DATA FOR THIS EXERCISE
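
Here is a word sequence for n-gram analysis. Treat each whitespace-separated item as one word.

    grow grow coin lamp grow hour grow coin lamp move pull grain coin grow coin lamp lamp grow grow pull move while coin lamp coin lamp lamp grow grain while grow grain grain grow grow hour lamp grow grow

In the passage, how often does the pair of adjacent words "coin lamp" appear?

Scanning the 38 overlapping bigram windows for "coin lamp":
  position 3–4: coin lamp
  position 8–9: coin lamp
  position 15–16: coin lamp
  position 23–24: coin lamp
  position 25–26: coin lamp

5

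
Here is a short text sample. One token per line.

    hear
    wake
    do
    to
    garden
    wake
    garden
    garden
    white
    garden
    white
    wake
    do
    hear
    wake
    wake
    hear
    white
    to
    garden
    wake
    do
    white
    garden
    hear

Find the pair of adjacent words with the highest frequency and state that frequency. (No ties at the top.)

"wake do", 3 times

Bigram frequencies (highest first):
  wake do: 3
  hear wake: 2
  to garden: 2
  garden wake: 2
  garden white: 2
  white garden: 2
  … (11 more, each ≤ 1)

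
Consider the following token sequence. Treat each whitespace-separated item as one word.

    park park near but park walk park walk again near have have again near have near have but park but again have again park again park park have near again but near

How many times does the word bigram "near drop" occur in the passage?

0

Scanning the 31 overlapping bigram windows for "near drop":
  (none found)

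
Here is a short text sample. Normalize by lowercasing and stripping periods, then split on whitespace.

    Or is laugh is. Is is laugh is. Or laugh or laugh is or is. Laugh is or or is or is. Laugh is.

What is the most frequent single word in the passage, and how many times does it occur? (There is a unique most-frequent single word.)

"is", 11 times

Unigram frequencies (highest first):
  is: 11
  or: 7
  laugh: 6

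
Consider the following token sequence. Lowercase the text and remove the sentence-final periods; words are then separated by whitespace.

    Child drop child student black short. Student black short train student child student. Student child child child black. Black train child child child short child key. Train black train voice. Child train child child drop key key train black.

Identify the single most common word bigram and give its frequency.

Bigram frequencies (highest first):
  child child: 5
  child drop: 2
  child student: 2
  student black: 2
  black short: 2
  student child: 2
  … (19 more, each ≤ 2)

"child child", 5 times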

WHAT THE TASK REQUIRES
Review the entries above and return every line where "Treat" appears.

TASK OUTPUT
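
Here is a word sequence for n-gram analysis. Treat each whitespace-separated item as one word.
Consider the following token sequence. Treat each whitespace-separated item as one word.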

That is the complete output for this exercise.